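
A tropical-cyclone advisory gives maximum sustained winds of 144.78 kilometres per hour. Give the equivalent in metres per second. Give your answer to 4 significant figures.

1 km/h = 0.277778 m/s, so 144.78 × 0.277778 = 40.22 m/s.

40.22 m/s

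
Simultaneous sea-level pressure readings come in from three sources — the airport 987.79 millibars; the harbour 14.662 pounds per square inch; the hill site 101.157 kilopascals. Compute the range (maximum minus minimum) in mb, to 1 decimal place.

23.8 mb

the harbour: 14.662 psi = 1010.909 mb.
the hill site: 101.157 kPa = 1011.570 mb.
Spread: 1011.570 − 987.790 = 23.8 mb.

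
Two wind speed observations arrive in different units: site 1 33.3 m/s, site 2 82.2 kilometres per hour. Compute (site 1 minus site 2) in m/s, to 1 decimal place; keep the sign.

site 2: 82.2 km/h = 22.833 m/s.
Difference: 33.300 − 22.833 = 10.5 m/s.

10.5 m/s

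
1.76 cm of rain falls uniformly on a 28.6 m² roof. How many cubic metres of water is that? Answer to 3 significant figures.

0.503 cubic metres

Depth: 1.76 cm × 10 = 17.6 mm.
1 mm over 1 m² is 1 L, so volume = 17.6 × 28.6 = 503.36 L = 0.503 m³.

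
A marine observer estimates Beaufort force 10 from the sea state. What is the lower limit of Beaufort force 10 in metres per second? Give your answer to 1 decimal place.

24.5 m/s

Beaufort 10 (storm) spans 24.5–28.4 m/s.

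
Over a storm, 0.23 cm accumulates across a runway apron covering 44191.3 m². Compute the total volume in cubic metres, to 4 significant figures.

101.6 cubic metres

Depth: 0.23 cm × 10 = 2.3 mm.
1 mm over 1 m² is 1 L, so volume = 2.3 × 44191.3 = 101639.99 L = 101.6 m³.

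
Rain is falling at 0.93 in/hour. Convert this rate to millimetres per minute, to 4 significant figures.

0.93 in/hour × 25.4 mm/in × 0.0166667 hour/minute = 0.3937 mm/minute.

0.3937 mm/minute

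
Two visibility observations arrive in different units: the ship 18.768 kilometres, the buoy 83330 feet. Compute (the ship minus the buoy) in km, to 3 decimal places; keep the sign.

-6.631 km

the buoy: 83330 ft = 25.39898 km.
Difference: 18.76800 − 25.39898 = -6.631 km.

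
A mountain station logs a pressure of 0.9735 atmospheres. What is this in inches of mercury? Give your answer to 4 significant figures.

1 atm = 29.9213 inHg, so 0.9735 × 29.9213 = 29.13 inHg.

29.13 inHg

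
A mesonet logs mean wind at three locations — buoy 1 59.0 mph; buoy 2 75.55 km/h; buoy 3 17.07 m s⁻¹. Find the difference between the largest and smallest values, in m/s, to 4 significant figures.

buoy 1: 59.0 mph = 26.37536 m/s.
buoy 2: 75.55 km/h = 20.98611 m/s.
Spread: 26.37536 − 17.07000 = 9.305 m/s.

9.305 m/s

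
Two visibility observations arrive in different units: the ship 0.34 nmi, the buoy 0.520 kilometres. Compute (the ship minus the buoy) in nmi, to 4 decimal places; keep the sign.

the buoy: 0.520 km = 0.280778 nmi.
Difference: 0.340000 − 0.280778 = 0.0592 nmi.

0.0592 nmi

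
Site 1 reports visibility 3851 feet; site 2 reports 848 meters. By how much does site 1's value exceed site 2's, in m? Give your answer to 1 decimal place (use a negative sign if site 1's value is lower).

325.8 m

site 1: 3851 ft = 1173.785 m.
Difference: 1173.785 − 848.000 = 325.8 m.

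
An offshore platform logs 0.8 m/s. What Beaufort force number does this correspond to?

Beaufort force 1

0.8 m/s lies in the Beaufort 1 band (light air, 0.3–1.5 m/s).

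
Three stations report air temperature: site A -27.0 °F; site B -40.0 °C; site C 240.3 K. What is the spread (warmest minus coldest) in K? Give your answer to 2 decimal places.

7.22 K

site A: -27.0 °F = -32.778 °C.
site C: 240.3 K = -32.850 °C.
Spread: (-32.778) − (-40.000) = 7.222 °C.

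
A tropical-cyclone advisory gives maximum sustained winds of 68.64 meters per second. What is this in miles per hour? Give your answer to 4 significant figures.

153.5 mph

1 m/s = 2.23694 mph, so 68.64 × 2.23694 = 153.5 mph.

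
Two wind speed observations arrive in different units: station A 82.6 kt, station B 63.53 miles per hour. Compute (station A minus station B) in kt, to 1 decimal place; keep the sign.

station B: 63.53 mph = 55.206 kt.
Difference: 82.600 − 55.206 = 27.4 kt.

27.4 kt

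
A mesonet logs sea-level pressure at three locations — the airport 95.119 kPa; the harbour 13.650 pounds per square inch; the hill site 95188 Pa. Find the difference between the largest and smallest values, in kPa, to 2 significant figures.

1.1 kPa

the harbour: 13.650 psi = 94.113 kPa.
the hill site: 95188 Pa = 95.188 kPa.
Spread: 95.188 − 94.113 = 1.1 kPa.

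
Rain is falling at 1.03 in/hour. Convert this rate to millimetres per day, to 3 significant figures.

1.03 in/hour × 25.4 mm/in × 24 hour/day = 628 mm/day.

628 mm/day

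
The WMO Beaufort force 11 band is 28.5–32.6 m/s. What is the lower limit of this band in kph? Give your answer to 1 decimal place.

102.6 km/h

28.5–32.6 m/s × 3.6 = 102.6–117.4 km/h.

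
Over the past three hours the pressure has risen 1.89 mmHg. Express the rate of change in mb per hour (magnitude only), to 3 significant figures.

1.89 mmHg / 3 h × 1.33322 mb/mmHg = 0.840 mb/h.

0.840 mb per hour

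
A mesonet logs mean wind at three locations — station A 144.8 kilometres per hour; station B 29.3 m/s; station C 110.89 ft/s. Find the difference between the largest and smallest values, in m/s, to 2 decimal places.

station A: 144.8 km/h = 40.2222 m/s.
station C: 110.89 ft/s = 33.7993 m/s.
Spread: 40.2222 − 29.3000 = 10.92 m/s.

10.92 m/s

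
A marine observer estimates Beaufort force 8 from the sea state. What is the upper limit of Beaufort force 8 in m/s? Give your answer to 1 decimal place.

Beaufort 8 (gale) spans 17.2–20.7 m/s.

20.7 m/s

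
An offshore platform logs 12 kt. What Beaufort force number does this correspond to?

Beaufort force 4

12 kt lies in the Beaufort 4 band (moderate breeze, 11–16 kt).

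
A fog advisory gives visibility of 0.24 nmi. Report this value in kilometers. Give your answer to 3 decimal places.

0.444 km

1 nmi = 1.852 km, so 0.24 × 1.852 = 0.444 km.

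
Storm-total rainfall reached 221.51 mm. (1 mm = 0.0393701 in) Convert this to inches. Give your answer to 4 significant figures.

1 mm = 0.0393701 in, so 221.51 × 0.0393701 = 8.721 in.

8.721 in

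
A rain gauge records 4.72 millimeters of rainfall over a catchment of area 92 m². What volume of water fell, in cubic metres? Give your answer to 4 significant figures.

0.4342 cubic metres

1 mm over 1 m² is 1 L, so volume = 4.72 × 92 = 434.24 L = 0.4342 m³.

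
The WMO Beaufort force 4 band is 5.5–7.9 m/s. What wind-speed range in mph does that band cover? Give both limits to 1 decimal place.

12.3 to 17.7 mph

5.5–7.9 m/s × 2.237 = 12.3–17.7 mph.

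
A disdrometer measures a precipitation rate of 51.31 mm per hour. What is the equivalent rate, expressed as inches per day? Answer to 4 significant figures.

48.48 in/day

51.31 mm/hour × 0.0393701 in/mm × 24 hour/day = 48.48 in/day.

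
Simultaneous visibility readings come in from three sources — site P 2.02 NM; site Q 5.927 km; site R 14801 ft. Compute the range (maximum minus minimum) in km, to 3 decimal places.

site P: 2.02 nmi = 3.74104 km.
site R: 14801 ft = 4.51134 km.
Spread: 5.92700 − 3.74104 = 2.186 km.

2.186 km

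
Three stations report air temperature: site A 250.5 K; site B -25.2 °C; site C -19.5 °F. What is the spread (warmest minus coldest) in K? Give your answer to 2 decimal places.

site A: 250.5 K = -22.650 °C.
site C: -19.5 °F = -28.611 °C.
Spread: (-22.650) − (-28.611) = 5.961 °C.

5.96 K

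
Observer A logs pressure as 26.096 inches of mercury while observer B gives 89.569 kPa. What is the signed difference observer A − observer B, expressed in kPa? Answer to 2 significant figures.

-1.2 kPa

observer A: 26.096 inHg = 88.371 kPa.
Difference: 88.371 − 89.569 = -1.2 kPa.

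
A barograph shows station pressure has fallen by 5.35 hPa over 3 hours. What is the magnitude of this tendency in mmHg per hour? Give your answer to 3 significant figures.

5.35 hPa / 3 h × 0.750062 mmHg/hPa = 1.34 mmHg/h.

1.34 mmHg per hour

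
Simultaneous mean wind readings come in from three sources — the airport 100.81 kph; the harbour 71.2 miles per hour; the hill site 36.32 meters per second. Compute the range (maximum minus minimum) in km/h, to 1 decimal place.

29.9 km/h

the harbour: 71.2 mph = 114.585 km/h.
the hill site: 36.32 m/s = 130.752 km/h.
Spread: 130.752 − 100.810 = 29.9 km/h.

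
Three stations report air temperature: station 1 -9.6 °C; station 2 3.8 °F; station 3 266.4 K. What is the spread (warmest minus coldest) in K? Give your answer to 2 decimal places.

station 2: 3.8 °F = -15.667 °C.
station 3: 266.4 K = -6.750 °C.
Spread: (-6.750) − (-15.667) = 8.917 °C.

8.92 K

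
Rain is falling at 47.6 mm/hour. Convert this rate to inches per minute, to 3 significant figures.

0.0312 in/minute

47.6 mm/hour × 0.0393701 in/mm × 0.0166667 hour/minute = 0.0312 in/minute.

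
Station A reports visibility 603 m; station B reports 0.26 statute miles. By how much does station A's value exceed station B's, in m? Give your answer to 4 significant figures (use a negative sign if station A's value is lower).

184.6 m

station B: 0.26 SM = 418.429 m.
Difference: 603.000 − 418.429 = 184.6 m.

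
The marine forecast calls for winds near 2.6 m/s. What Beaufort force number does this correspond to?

2.6 m/s lies in the Beaufort 2 band (light breeze, 1.6–3.3 m/s).

Beaufort force 2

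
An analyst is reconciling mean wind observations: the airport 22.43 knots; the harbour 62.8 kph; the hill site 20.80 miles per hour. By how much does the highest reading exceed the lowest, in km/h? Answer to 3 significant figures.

the airport: 22.43 kt = 41.540 km/h.
the hill site: 20.80 mph = 33.474 km/h.
Spread: 62.800 − 33.474 = 29.3 km/h.

29.3 km/h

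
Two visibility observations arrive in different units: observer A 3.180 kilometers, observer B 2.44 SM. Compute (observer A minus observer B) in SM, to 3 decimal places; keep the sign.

observer A: 3.180 km = 1.97596 SM.
Difference: 1.97596 − 2.44000 = -0.464 SM.

-0.464 SM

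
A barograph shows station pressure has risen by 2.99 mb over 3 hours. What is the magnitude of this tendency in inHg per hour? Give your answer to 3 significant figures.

0.0294 inHg per hour

2.99 mb / 3 h × 0.02953 inHg/mb = 0.0294 inHg/h.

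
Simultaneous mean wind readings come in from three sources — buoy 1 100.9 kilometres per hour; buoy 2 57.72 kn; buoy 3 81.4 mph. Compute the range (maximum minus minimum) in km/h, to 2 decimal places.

30.10 km/h

buoy 2: 57.72 kt = 106.8974 km/h.
buoy 3: 81.4 mph = 131.0006 km/h.
Spread: 131.0006 − 100.9000 = 30.10 km/h.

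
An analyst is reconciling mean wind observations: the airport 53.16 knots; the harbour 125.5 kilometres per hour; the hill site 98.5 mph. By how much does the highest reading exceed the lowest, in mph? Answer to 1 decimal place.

the airport: 53.16 kt = 61.175 mph.
the harbour: 125.5 km/h = 77.982 mph.
Spread: 98.500 − 61.175 = 37.3 mph.

37.3 mph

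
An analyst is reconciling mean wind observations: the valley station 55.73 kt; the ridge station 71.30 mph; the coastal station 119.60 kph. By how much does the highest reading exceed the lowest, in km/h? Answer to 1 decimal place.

16.4 km/h

the valley station: 55.73 kt = 103.212 km/h.
the ridge station: 71.30 mph = 114.746 km/h.
Spread: 119.600 − 103.212 = 16.4 km/h.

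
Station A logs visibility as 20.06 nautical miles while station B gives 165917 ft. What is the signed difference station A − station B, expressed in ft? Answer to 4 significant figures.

-44030 ft

station A: 20.06 nmi = 121886.88 ft.
Difference: 121886.88 − 165917.00 = -44030 ft.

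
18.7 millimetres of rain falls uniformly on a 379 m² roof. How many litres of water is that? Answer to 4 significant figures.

1 mm over 1 m² is 1 L, so volume = 18.7 × 379 = 7087.3 L ≈ 7087 L.

7087 litres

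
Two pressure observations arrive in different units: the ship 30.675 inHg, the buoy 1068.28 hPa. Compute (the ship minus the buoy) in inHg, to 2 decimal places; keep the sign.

-0.87 inHg

the buoy: 1068.28 hPa = 31.5463 inHg.
Difference: 30.6750 − 31.5463 = -0.87 inHg.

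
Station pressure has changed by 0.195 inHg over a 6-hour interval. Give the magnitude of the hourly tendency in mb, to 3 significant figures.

1.10 mb per hour

0.195 inHg / 6 h × 33.8639 mb/inHg = 1.10 mb/h.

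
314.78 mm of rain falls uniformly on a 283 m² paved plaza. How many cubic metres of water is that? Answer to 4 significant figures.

89.08 cubic metres

1 mm over 1 m² is 1 L, so volume = 314.78 × 283 = 89082.74 L = 89.08 m³.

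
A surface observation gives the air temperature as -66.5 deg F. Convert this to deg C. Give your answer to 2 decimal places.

°C = (°F − 32) × 5/9 = (-66.5 − 32) / 1.8 = -54.72 °C.

-54.72 °C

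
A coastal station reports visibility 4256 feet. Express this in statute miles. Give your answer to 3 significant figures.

0.806 SM

1 ft = 0.000189394 SM, so 4256 × 0.000189394 = 0.806 SM.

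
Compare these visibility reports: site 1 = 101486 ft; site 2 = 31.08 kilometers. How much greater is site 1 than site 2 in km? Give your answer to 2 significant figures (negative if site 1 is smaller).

-0.15 km

site 1: 101486 ft = 30.9329 km.
Difference: 30.9329 − 31.0800 = -0.15 km.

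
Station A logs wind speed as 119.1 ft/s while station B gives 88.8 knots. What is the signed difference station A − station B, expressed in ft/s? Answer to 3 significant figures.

-30.8 ft/s

station B: 88.8 kt = 149.878 ft/s.
Difference: 119.100 − 149.878 = -30.8 ft/s.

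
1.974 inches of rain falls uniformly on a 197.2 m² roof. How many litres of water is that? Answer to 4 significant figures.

9888 litres

Depth: 1.974 in × 25.4 = 50.1396 mm.
1 mm over 1 m² is 1 L, so volume = 50.1396 × 197.2 = 9887.5291 L ≈ 9888 L.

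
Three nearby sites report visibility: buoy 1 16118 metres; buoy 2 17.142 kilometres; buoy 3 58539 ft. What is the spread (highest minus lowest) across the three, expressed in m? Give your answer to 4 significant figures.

buoy 2: 17.142 km = 17142.00 m.
buoy 3: 58539 ft = 17842.69 m.
Spread: 17842.69 − 16118.00 = 1725 m.

1725 m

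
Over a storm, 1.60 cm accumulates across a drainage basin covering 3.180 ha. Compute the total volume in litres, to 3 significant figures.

509000 litres

Depth: 1.60 cm × 10 = 16 mm.
Area: 3.180 ha = 31800 m².
1 mm over 1 m² is 1 L, so volume = 16 × 31800 = 508800 L ≈ 509000 L.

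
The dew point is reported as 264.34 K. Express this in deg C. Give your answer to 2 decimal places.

-8.81 °C

°C = 264.34 − 273.15 = -8.81 °C.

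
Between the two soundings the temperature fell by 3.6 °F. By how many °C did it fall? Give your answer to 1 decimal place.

A change of 1 °C equals a change of 1.8 °F: Δ°C = 3.6 × 0.5556 = 2.0 °C.

2.0 °C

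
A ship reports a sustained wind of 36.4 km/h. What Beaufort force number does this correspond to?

Beaufort force 5

36.4 km/h = 10.1 m/s, which is Beaufort 5 (fresh breeze, 8.0–10.7 m/s).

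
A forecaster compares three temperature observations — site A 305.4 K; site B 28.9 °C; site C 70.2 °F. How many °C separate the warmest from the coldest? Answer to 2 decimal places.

site A: 305.4 K = 32.250 °C.
site C: 70.2 °F = 21.222 °C.
Spread: 32.250 − 21.222 = 11.028 °C.

11.03 °C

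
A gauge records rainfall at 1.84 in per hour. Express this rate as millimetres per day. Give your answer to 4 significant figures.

1.84 in/hour × 25.4 mm/in × 24 hour/day = 1122 mm/day.

1122 mm/day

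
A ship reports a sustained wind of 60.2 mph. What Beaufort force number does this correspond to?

Beaufort force 10

60.2 mph = 26.9 m/s, which is Beaufort 10 (storm, 24.5–28.4 m/s).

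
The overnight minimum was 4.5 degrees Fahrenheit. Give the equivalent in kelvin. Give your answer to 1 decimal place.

257.9 K

First to °C: -15.28 °C.
Then to K: 257.9 K.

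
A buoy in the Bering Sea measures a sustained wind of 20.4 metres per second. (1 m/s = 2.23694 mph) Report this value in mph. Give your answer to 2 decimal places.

45.63 mph

1 m/s = 2.23694 mph, so 20.4 × 2.23694 = 45.63 mph.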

**About this exercise:** What are the lines from the one with "The overnight minimum" through the end of the records above? Set them down exactly, both ends included, and nothing else.

**Result of this task:**
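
The overnight minimum was 4.5 degrees Fahrenheit. Give the equivalent in kelvin. Give your answer to 1 decimal place.

257.9 K

First to °C: -15.28 °C.
Then to K: 257.9 K.

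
A buoy in the Bering Sea measures a sustained wind of 20.4 metres per second. (1 m/s = 2.23694 mph) Report this value in mph. Give your answer to 2 decimal places.

45.63 mph

1 m/s = 2.23694 mph, so 20.4 × 2.23694 = 45.63 mph.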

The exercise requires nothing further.